### WORK REQUEST
Each entry that follows should be written again verbatim.

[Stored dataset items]
....

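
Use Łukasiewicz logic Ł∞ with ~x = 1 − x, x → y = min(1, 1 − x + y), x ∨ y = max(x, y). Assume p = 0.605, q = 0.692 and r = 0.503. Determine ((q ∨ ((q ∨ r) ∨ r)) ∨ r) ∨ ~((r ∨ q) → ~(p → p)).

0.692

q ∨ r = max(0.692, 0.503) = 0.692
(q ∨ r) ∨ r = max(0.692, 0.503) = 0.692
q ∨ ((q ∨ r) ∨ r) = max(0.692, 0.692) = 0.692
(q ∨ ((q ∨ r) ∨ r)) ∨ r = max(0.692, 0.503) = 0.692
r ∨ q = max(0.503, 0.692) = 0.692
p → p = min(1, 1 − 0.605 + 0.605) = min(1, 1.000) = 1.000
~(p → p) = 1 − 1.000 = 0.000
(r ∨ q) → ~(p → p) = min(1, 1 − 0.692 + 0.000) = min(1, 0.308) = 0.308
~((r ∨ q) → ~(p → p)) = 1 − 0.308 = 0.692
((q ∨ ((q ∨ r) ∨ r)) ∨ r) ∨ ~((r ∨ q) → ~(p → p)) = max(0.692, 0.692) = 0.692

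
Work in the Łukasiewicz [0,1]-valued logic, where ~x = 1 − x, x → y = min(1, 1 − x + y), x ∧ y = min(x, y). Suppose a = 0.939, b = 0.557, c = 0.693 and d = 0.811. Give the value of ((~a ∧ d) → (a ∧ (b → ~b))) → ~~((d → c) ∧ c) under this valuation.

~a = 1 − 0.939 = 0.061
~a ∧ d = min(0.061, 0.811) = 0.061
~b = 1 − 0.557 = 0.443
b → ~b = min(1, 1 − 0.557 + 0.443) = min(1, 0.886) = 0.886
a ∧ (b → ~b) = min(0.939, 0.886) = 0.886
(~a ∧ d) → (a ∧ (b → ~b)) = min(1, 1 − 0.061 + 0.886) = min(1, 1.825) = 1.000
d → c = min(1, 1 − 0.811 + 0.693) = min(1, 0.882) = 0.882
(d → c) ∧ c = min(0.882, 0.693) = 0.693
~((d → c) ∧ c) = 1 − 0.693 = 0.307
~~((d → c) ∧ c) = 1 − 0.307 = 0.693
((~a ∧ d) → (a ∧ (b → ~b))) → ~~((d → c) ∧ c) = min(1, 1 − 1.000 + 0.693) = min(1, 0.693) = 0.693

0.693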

....

### ANSWER BELOW
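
Use Łukasiewicz logic Ł∞ with ~x = 1 − x, x → y = min(1, 1 − x + y), x ∨ y = max(x, y). Assume p = 0.605, q = 0.692 and r = 0.503. Determine ((q ∨ ((q ∨ r) ∨ r)) ∨ r) ∨ ~((r ∨ q) → ~(p → p)).

0.692

q ∨ r = max(0.692, 0.503) = 0.692
(q ∨ r) ∨ r = max(0.692, 0.503) = 0.692
q ∨ ((q ∨ r) ∨ r) = max(0.692, 0.692) = 0.692
(q ∨ ((q ∨ r) ∨ r)) ∨ r = max(0.692, 0.503) = 0.692
r ∨ q = max(0.503, 0.692) = 0.692
p → p = min(1, 1 − 0.605 + 0.605) = min(1, 1.000) = 1.000
~(p → p) = 1 − 1.000 = 0.000
(r ∨ q) → ~(p → p) = min(1, 1 − 0.692 + 0.000) = min(1, 0.308) = 0.308
~((r ∨ q) → ~(p → p)) = 1 − 0.308 = 0.692
((q ∨ ((q ∨ r) ∨ r)) ∨ r) ∨ ~((r ∨ q) → ~(p → p)) = max(0.692, 0.692) = 0.692

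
Work in the Łukasiewicz [0,1]-valued logic, where ~x = 1 − x, x → y = min(1, 1 − x + y), x ∧ y = min(x, y). Suppose a = 0.939, b = 0.557, c = 0.693 and d = 0.811. Give the value of ((~a ∧ d) → (a ∧ (b → ~b))) → ~~((d → c) ∧ c) under this valuation.

~a = 1 − 0.939 = 0.061
~a ∧ d = min(0.061, 0.811) = 0.061
~b = 1 − 0.557 = 0.443
b → ~b = min(1, 1 − 0.557 + 0.443) = min(1, 0.886) = 0.886
a ∧ (b → ~b) = min(0.939, 0.886) = 0.886
(~a ∧ d) → (a ∧ (b → ~b)) = min(1, 1 − 0.061 + 0.886) = min(1, 1.825) = 1.000
d → c = min(1, 1 − 0.811 + 0.693) = min(1, 0.882) = 0.882
(d → c) ∧ c = min(0.882, 0.693) = 0.693
~((d → c) ∧ c) = 1 − 0.693 = 0.307
~~((d → c) ∧ c) = 1 − 0.307 = 0.693
((~a ∧ d) → (a ∧ (b → ~b))) → ~~((d → c) ∧ c) = min(1, 1 − 1.000 + 0.693) = min(1, 0.693) = 0.693

0.693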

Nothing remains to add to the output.